**Task requirements**:
Locate the line containing "movable piston: 1.52", then please write out that line and all the lines below it in the entries exactly.

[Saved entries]
= Beginning of Section =
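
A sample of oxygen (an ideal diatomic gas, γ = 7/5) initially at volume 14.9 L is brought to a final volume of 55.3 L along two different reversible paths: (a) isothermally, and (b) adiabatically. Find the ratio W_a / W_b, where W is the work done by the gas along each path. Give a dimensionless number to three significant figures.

W_a / W_b ≈ 1.29

Path (a) isothermal: W = P₁V₁ ln(V₂/V₁) → W_a/(P₁V₁) = 1.311.
Path (b) adiabatic: W = P₁V₁(1 − (V₁/V₂)^(γ−1))/(γ−1) → W_b/(P₁V₁) = 1.02.
W_a / W_b = 1.311 / 1.02 = 1.285.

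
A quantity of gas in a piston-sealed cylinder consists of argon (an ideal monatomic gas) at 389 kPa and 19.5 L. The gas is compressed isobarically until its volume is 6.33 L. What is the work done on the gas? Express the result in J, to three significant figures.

W ≈ 5120 J

Isobaric: W = P ΔV.
W = (389 kPa)(6.33 − 19.5 L) = (389)(-13.17) = -5123 J.
Work on gas = −W_by = 5123 J.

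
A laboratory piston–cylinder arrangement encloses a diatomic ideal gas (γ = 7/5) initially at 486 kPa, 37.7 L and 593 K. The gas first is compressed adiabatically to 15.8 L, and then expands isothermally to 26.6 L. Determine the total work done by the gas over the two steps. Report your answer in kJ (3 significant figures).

Step 1 (adiabatic): W = (P₁V₁ − P₂V₂)/(γ−1) = (18322 − 25945)/0.4 = -19057 J.
After step 1: P = 1642 kPa, V = 15.8 L, T = 839.7 K.
Step 2 (isothermal): W = P₁V₁ ln(V₂/V₁) = (25945) ln(26.6/15.8) = 13515 J.
W_total = -19057 + 13515 = -5542 J.

W_total ≈ -5.54 kJ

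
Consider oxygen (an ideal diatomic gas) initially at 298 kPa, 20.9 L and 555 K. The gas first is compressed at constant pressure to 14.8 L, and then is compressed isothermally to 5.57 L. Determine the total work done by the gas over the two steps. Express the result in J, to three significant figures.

Step 1 (isobaric): W = PΔV = (298 kPa)(14.8 − 20.9 L) = -1818 J.
After step 1: P = 298 kPa, V = 14.8 L, T = 393 K.
Step 2 (isothermal): W = P₁V₁ ln(V₂/V₁) = (4410) ln(5.57/14.8) = -4310 J.
W_total = -1818 − 4310 = -6128 J.

W_total ≈ -6130 J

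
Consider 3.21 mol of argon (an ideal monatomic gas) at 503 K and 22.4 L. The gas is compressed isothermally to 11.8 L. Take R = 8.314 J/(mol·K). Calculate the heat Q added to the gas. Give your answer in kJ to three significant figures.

Isothermal ⇒ ΔU = 0, so Q = W = nRT ln(V₂/V₁).
Q = (3.21)(8.314)(503) ln(11.8/22.4) = 13424 × -0.641 = -8604 J.

Q ≈ -8.60 kJ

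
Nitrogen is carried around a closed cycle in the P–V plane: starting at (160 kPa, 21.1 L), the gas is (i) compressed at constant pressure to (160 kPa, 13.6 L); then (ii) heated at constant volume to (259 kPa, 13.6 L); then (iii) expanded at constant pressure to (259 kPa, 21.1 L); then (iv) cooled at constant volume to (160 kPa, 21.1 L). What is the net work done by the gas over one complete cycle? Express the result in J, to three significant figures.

Constant-volume legs do no work.
W(i) = (160)(13.6 − 21.1) = -1200 J; W(iii) = (259)(21.1 − 13.6) = 1943 J.
W_net = -1200 + 1943 = 742.5 J (the clockwise enclosed area).

W_net ≈ 743 J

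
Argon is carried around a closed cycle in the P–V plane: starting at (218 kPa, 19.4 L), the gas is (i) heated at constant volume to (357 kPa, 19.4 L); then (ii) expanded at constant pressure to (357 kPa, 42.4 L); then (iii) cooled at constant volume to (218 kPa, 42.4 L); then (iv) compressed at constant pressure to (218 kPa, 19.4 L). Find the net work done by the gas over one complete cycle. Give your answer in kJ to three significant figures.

Constant-volume legs do no work.
W(ii) = (357)(42.4 − 19.4) = 8211 J; W(iv) = (218)(19.4 − 42.4) = -5014 J.
W_net = 8211 − 5014 = 3197 J (the clockwise enclosed area).

W_net ≈ 3.20 kJ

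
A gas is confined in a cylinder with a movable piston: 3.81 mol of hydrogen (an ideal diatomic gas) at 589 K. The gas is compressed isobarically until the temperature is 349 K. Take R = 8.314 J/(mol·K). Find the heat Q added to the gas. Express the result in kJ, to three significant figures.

Isobaric: W = nRΔT = (3.81)(8.314)(-240) = -7602 J.
ΔU = nCᵥΔT with Cᵥ = 5R/2: ΔU = (3.81)(20.79)(-240) = -19006 J.
Q = ΔU + W = -19006 − 7602 = -26608 J.

Q ≈ -26.6 kJ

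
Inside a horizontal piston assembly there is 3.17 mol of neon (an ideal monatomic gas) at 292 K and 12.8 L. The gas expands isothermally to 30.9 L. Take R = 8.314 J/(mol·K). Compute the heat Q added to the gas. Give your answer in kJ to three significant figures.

Isothermal ⇒ ΔU = 0, so Q = W = nRT ln(V₂/V₁).
Q = (3.17)(8.314)(292) ln(30.9/12.8) = 7696 × 0.8813 = 6782 J.

Q ≈ 6.78 kJ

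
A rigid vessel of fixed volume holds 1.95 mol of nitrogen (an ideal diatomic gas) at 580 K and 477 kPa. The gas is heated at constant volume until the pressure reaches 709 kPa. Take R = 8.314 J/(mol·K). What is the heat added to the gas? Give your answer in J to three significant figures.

Constant volume ⇒ W = 0, so Q = ΔU = nCᵥΔT with Cᵥ = 5R/2 = 20.79 J/(mol·K).
At constant V, T₂/T₁ = P₂/P₁ ⇒ ΔT = T₁(P₂/P₁ − 1) = 580·(709/477 − 1) = 282.1 K.
ΔU = (1.95)(20.79)(282.1) = 11434 J.

Q ≈ 11400 J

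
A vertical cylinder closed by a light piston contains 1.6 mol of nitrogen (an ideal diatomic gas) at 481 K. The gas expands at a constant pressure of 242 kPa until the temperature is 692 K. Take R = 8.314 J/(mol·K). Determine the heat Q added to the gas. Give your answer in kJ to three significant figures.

Q ≈ 9.82 kJ

Isobaric: W = nRΔT = (1.6)(8.314)(211) = 2807 J.
ΔU = nCᵥΔT with Cᵥ = 5R/2: ΔU = (1.6)(20.79)(211) = 7017 J.
Q = ΔU + W = 7017 + 2807 = 9824 J.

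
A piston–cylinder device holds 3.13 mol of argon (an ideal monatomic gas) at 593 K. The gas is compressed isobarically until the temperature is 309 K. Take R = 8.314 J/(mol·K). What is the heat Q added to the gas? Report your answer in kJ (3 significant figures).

Q ≈ -18.5 kJ

Isobaric: W = nRΔT = (3.13)(8.314)(-284) = -7390 J.
ΔU = nCᵥΔT with Cᵥ = 3R/2: ΔU = (3.13)(12.47)(-284) = -11086 J.
Q = ΔU + W = -11086 − 7390 = -18476 J.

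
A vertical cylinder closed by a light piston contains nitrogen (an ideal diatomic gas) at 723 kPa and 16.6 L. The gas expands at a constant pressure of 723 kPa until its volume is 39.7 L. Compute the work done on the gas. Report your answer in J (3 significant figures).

Isobaric: W = P ΔV.
W = (723 kPa)(39.7 − 16.6 L) = (723)(23.1) = 16701 J.
Work on gas = −W_by = -16701 J.

W ≈ -16700 J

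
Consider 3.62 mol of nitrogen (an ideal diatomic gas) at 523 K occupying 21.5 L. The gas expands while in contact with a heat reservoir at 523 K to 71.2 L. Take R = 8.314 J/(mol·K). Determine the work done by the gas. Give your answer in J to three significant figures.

Isothermal: W = nRT ln(V₂/V₁).
W = (3.62)(8.314)(523) × ln(71.2/21.5)
  = 15741 × 1.197
W_by_gas = 18848 J.

W ≈ 18800 J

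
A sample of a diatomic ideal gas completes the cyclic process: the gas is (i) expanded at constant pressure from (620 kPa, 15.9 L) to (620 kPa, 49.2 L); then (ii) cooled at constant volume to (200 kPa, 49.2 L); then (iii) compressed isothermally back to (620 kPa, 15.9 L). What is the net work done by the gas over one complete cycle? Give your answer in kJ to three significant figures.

W_net ≈ 9.53 kJ

Leg (i): W = PΔV = (620)(49.2 − 15.9) = 20646 J.
Leg (ii): W = 0.
Leg (iii): W = PᵢVᵢ ln(V_f/Vᵢ) = (9840) ln(15.9/49.2) = -11115 J.
W_net = 20646 − 11115 = 9531 J.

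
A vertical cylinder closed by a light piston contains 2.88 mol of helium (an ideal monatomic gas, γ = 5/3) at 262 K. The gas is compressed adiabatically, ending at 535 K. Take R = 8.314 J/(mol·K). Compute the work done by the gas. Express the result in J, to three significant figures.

W ≈ -9810 J

Adiabatic ⇒ Q = 0, so W_by = −ΔU = nCᵥ(T₁ − T₂).
Cᵥ = 3R/2 = 12.47 J/(mol·K).
W = (2.88)(12.47)(262 − 535) = -9805 J.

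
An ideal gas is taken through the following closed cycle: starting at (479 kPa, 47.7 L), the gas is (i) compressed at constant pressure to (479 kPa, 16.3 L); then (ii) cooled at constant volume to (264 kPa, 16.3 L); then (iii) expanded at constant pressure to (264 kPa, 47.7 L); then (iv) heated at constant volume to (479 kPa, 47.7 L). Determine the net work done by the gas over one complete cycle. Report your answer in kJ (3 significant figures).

Constant-volume legs do no work.
W(i) = (479)(16.3 − 47.7) = -15041 J; W(iii) = (264)(47.7 − 16.3) = 8290 J.
W_net = -15041 + 8290 = -6751 J (the counter-clockwise enclosed area).

W_net ≈ -6.75 kJ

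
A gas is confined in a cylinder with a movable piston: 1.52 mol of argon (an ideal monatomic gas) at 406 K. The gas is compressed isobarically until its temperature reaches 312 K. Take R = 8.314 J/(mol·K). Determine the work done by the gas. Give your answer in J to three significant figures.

W ≈ -1190 J

Isobaric: W = P ΔV = nR ΔT.
W = (1.52)(8.314)(312 − 406) = -1188 J.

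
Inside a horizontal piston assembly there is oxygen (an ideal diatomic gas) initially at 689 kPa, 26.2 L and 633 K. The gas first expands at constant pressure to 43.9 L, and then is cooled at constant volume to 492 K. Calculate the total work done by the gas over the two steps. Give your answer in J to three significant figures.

W_total ≈ 12200 J

Step 1 (isobaric): W = PΔV = (689 kPa)(43.9 − 26.2 L) = 12195 J.
Step 2 (isochoric): W = 0 (constant volume).
W_total = 12195 + 0 = 12195 J.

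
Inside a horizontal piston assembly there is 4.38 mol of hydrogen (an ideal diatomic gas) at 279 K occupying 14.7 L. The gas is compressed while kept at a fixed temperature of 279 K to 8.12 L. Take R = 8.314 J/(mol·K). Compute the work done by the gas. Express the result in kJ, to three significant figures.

W ≈ -6.03 kJ

Isothermal: W = nRT ln(V₂/V₁).
W = (4.38)(8.314)(279) × ln(8.12/14.7)
  = 10160 × -0.5935
W_by_gas = -6030 J.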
= End of Section =
**Output of the task**:
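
A gas is confined in a cylinder with a movable piston: 1.52 mol of argon (an ideal monatomic gas) at 406 K. The gas is compressed isobarically until its temperature reaches 312 K. Take R = 8.314 J/(mol·K). Determine the work done by the gas. Give your answer in J to three significant figures.

W ≈ -1190 J

Isobaric: W = P ΔV = nR ΔT.
W = (1.52)(8.314)(312 − 406) = -1188 J.

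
Inside a horizontal piston assembly there is oxygen (an ideal diatomic gas) initially at 689 kPa, 26.2 L and 633 K. The gas first expands at constant pressure to 43.9 L, and then is cooled at constant volume to 492 K. Calculate the total work done by the gas over the two steps. Give your answer in J to three significant figures.

W_total ≈ 12200 J

Step 1 (isobaric): W = PΔV = (689 kPa)(43.9 − 26.2 L) = 12195 J.
Step 2 (isochoric): W = 0 (constant volume).
W_total = 12195 + 0 = 12195 J.

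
Inside a horizontal piston assembly there is 4.38 mol of hydrogen (an ideal diatomic gas) at 279 K occupying 14.7 L. The gas is compressed while kept at a fixed temperature of 279 K to 8.12 L. Take R = 8.314 J/(mol·K). Compute the work done by the gas. Express the result in kJ, to three significant figures.

W ≈ -6.03 kJ

Isothermal: W = nRT ln(V₂/V₁).
W = (4.38)(8.314)(279) × ln(8.12/14.7)
  = 10160 × -0.5935
W_by_gas = -6030 J.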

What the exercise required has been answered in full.